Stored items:
· · · ·

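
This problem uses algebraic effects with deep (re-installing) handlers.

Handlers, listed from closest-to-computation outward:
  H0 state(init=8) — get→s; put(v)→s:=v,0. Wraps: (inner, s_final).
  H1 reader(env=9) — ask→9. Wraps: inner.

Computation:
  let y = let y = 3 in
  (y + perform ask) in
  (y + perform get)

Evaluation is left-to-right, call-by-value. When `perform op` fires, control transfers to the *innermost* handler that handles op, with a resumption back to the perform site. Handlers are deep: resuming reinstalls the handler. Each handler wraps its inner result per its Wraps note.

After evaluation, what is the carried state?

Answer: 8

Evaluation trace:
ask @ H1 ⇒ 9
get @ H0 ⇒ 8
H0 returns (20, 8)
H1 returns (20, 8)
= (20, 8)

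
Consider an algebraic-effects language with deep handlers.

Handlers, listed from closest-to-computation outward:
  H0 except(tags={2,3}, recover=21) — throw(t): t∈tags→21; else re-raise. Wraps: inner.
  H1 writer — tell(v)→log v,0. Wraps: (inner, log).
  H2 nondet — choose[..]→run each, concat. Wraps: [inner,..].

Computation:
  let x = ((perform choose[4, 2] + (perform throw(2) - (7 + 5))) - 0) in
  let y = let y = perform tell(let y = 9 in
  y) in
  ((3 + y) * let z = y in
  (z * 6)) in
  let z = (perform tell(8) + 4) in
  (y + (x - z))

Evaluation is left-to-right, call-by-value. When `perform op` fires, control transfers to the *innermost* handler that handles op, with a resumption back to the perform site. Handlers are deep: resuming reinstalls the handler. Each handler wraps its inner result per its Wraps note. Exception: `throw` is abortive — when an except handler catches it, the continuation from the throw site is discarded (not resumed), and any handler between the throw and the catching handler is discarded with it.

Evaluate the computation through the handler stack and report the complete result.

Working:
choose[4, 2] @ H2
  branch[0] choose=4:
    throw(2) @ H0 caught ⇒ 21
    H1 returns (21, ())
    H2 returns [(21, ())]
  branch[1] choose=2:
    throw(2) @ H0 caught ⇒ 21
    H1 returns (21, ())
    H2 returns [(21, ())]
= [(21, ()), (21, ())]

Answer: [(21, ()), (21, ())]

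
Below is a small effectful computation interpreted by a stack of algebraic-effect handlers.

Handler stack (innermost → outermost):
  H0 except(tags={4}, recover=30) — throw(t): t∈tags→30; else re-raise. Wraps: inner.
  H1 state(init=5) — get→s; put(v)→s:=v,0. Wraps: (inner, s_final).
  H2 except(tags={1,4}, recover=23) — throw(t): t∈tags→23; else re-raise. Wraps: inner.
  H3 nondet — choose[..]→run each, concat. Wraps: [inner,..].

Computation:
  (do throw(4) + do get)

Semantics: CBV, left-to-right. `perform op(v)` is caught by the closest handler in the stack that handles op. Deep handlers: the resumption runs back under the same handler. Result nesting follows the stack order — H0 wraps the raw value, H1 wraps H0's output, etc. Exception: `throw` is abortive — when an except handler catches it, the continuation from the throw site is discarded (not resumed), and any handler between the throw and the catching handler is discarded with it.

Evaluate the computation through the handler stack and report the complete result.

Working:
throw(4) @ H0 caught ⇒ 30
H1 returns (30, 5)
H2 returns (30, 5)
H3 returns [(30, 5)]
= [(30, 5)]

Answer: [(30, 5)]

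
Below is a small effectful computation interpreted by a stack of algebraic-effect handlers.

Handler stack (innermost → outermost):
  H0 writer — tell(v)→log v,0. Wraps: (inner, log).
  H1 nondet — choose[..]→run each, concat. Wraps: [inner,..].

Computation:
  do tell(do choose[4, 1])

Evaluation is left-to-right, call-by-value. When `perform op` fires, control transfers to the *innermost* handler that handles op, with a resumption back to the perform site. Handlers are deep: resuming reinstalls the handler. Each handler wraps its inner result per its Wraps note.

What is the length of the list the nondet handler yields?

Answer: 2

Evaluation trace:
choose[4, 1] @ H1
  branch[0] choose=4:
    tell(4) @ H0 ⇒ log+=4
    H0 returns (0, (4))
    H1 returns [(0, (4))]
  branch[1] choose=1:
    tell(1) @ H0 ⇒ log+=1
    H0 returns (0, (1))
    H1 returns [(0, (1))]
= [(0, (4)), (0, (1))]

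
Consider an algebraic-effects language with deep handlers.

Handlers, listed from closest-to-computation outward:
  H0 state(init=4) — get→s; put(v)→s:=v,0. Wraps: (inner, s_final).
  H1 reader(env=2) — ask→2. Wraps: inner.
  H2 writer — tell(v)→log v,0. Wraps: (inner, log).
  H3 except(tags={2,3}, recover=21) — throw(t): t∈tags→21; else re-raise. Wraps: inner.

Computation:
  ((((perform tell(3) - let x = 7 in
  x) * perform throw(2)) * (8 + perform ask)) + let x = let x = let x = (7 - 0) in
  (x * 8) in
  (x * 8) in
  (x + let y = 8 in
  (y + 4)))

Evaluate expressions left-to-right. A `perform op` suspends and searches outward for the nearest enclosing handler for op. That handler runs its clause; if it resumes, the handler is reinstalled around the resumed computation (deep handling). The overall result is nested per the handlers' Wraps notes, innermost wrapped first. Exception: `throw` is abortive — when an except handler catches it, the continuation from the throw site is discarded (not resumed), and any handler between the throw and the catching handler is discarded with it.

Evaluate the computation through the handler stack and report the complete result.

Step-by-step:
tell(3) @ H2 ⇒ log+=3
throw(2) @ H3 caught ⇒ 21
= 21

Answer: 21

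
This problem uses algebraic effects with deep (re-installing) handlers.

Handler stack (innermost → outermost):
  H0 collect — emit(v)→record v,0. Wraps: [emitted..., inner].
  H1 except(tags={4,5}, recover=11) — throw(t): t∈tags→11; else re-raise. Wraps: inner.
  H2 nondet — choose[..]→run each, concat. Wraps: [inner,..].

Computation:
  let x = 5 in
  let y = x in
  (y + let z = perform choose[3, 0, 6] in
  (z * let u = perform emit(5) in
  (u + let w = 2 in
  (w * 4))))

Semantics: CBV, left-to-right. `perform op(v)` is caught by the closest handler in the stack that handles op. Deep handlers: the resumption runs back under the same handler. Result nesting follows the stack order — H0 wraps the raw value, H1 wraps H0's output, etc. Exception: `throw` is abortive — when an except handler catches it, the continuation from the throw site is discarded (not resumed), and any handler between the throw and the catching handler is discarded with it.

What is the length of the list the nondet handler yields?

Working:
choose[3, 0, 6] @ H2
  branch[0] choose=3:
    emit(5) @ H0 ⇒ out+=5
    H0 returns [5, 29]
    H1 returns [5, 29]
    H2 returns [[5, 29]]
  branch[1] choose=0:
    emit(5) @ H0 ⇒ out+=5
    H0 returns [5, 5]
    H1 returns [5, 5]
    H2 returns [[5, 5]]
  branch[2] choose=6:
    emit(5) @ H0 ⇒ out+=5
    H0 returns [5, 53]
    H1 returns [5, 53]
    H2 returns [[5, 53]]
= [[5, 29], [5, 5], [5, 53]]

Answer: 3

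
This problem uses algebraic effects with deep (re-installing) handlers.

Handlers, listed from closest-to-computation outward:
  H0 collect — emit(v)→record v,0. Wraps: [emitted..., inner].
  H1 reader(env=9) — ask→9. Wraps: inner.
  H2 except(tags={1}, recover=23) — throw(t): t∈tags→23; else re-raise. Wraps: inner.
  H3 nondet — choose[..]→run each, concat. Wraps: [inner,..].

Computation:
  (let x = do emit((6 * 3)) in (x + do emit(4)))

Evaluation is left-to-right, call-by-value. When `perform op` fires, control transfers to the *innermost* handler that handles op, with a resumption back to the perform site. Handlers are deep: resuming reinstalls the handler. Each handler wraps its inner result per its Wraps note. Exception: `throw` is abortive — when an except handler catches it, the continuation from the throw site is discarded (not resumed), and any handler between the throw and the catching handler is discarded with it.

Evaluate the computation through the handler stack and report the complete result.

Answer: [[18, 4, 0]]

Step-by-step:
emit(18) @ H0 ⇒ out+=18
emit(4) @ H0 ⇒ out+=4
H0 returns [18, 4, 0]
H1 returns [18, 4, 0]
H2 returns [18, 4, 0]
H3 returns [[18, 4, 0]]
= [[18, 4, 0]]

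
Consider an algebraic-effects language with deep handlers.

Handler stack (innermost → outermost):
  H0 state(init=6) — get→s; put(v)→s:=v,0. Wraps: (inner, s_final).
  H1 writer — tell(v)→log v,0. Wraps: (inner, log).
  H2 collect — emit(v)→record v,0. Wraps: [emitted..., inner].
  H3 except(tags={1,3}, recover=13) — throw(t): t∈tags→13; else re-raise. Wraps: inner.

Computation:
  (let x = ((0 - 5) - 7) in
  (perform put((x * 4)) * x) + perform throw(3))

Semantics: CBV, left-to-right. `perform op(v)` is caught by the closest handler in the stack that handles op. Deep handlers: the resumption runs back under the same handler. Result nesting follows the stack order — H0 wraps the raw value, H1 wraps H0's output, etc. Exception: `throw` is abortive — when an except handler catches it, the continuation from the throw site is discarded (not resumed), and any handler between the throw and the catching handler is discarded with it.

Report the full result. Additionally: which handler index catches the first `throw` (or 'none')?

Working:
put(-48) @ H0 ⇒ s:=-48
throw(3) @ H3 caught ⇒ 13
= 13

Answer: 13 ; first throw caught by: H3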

· · · ·

Aim of the exercise:
Search the data above for the word "writer" and count the lines where it appears. Only the number should be given.

Task answer:
4